Saved entries:
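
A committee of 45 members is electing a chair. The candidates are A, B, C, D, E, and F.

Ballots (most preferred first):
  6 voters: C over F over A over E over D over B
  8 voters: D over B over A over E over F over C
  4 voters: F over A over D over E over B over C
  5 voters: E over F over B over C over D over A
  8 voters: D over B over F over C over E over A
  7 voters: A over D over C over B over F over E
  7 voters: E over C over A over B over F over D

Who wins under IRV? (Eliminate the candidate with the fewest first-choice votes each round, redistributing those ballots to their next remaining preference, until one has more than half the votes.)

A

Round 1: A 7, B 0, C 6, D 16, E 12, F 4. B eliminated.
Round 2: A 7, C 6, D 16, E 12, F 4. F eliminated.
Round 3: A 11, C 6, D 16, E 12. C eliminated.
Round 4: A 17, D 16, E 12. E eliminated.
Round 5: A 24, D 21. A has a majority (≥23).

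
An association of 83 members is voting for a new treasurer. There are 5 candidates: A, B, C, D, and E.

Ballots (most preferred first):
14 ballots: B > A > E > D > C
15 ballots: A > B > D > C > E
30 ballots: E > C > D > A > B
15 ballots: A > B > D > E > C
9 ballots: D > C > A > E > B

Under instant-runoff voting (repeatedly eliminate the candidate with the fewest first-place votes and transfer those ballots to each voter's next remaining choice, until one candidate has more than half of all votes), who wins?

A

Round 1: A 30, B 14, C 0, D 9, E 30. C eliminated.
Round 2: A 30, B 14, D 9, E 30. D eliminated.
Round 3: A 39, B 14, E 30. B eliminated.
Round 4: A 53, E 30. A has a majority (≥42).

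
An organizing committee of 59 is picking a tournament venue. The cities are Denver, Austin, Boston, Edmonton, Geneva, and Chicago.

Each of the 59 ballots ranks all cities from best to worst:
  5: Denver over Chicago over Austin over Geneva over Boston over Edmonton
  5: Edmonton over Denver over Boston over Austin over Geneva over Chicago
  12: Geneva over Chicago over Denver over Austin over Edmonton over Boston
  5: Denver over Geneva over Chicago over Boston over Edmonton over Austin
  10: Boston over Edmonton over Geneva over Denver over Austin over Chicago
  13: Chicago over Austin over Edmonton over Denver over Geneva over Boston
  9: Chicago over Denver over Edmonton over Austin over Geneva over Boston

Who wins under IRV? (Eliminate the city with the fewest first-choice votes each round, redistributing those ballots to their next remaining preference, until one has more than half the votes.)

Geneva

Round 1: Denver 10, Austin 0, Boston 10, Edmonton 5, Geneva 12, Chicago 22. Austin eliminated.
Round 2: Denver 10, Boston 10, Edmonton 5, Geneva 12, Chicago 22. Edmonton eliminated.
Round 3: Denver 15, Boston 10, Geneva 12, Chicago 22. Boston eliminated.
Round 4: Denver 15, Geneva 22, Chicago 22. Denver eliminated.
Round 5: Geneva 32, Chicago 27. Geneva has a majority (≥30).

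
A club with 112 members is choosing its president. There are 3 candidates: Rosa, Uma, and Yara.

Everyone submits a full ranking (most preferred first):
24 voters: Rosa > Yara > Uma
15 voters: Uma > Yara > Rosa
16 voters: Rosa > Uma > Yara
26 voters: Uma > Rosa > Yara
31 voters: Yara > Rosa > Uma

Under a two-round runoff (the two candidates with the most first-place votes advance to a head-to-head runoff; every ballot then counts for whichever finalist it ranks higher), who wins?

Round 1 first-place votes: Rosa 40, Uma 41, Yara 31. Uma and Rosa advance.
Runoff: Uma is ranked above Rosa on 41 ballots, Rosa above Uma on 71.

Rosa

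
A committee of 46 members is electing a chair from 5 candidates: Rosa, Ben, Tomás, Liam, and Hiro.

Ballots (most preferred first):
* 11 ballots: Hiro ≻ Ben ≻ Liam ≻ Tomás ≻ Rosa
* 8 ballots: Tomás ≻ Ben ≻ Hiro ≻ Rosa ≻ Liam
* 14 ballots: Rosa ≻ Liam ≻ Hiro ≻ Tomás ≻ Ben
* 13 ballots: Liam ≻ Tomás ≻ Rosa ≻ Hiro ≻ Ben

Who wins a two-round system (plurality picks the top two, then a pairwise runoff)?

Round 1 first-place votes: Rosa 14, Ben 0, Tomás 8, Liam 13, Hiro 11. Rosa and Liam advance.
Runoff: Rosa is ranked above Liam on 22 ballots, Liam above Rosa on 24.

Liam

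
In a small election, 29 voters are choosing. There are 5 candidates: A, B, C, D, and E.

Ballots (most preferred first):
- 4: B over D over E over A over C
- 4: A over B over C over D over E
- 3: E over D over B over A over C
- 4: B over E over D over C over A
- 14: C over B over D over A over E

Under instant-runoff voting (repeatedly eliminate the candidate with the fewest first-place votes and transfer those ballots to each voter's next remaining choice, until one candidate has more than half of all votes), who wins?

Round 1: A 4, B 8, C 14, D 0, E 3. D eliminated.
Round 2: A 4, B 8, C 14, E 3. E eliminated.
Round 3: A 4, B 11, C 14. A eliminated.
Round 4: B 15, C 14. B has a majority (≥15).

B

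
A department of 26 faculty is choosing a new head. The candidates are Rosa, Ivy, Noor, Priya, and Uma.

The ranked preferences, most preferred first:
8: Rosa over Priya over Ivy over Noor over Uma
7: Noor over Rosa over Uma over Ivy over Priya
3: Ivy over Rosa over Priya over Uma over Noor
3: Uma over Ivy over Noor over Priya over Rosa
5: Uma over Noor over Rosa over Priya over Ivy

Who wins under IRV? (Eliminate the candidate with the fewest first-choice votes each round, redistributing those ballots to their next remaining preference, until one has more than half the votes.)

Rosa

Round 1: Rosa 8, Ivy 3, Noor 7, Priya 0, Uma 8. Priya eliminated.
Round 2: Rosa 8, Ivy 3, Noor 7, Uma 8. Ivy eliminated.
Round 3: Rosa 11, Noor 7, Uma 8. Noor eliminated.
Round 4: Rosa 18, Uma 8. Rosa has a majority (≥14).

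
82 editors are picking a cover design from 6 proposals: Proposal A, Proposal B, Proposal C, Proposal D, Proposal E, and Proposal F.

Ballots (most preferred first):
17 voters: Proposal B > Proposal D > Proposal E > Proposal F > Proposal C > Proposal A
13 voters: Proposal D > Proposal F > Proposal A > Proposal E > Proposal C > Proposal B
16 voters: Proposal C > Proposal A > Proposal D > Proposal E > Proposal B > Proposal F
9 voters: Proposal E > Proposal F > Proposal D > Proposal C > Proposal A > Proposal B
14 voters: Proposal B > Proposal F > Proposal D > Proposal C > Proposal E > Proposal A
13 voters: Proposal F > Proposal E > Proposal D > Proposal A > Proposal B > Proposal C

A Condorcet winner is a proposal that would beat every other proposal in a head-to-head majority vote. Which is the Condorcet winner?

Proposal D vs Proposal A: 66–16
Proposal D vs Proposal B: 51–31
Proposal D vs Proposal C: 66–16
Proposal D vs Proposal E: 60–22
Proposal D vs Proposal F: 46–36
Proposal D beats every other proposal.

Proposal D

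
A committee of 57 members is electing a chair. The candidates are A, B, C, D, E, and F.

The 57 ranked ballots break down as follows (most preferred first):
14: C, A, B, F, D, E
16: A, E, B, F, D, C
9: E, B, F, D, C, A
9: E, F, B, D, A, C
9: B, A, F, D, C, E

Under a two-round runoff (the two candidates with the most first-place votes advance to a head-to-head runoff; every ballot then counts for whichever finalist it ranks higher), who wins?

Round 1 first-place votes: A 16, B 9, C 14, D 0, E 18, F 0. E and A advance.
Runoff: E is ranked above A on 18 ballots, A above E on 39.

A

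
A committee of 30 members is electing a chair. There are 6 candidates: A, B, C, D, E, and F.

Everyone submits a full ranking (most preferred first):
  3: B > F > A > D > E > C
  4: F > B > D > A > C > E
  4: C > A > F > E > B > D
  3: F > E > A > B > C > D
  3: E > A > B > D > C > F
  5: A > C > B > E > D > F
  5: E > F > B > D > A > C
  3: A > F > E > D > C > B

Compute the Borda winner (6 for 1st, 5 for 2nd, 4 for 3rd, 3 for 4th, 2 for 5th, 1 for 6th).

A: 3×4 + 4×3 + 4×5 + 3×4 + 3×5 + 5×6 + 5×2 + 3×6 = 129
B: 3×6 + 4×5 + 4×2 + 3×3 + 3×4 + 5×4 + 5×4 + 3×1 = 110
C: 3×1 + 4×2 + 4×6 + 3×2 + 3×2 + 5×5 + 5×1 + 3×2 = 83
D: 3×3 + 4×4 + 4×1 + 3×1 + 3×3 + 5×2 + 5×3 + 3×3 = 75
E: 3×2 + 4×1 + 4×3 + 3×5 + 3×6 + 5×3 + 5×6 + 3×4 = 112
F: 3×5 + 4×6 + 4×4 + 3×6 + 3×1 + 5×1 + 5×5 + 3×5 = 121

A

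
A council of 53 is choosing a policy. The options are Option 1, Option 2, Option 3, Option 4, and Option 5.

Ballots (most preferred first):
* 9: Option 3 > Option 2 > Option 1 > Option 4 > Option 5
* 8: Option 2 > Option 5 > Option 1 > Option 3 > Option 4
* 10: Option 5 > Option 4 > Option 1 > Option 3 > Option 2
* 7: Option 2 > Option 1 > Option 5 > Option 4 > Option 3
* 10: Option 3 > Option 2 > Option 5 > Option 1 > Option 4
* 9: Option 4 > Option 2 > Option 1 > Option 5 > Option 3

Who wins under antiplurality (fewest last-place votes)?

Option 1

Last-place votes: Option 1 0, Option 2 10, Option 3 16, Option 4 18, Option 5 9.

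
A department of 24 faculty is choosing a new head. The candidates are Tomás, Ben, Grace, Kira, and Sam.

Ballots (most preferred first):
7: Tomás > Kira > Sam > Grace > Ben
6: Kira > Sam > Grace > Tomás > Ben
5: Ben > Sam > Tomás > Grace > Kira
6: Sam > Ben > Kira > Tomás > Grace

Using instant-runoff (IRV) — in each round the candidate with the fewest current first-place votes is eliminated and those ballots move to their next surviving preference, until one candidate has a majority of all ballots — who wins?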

## WORK TASK
In the records above, find every line containing the word "There" and show it.

## ANSWER AREA
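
An association of 83 members is voting for a new treasurer. There are 5 candidates: A, B, C, D, and E.
A club with 112 members is choosing its president. There are 3 candidates: Rosa, Uma, and Yara.
In a small election, 29 voters are choosing. There are 5 candidates: A, B, C, D, and E.
A committee of 30 members is electing a chair. There are 6 candidates: A, B, C, D, E, and F.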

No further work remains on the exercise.